▶ [Extracted information]
↓

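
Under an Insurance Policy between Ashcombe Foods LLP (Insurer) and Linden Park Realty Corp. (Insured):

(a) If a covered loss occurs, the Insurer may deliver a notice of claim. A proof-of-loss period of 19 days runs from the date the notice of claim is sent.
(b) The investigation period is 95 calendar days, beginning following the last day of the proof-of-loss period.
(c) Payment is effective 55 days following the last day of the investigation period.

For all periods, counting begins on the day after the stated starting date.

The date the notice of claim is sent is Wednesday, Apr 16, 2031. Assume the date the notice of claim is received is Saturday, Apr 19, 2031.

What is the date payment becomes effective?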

↑

▶ [What the task asks] Could you write out, exactly, each line of the data above from the one containing "The date the notice of claim is sent is" through the last, including both?

▶ [Your solution]
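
The date the notice of claim is sent is Wednesday, Apr 16, 2031. Assume the date the notice of claim is received is Saturday, Apr 19, 2031.

What is the date payment becomes effective?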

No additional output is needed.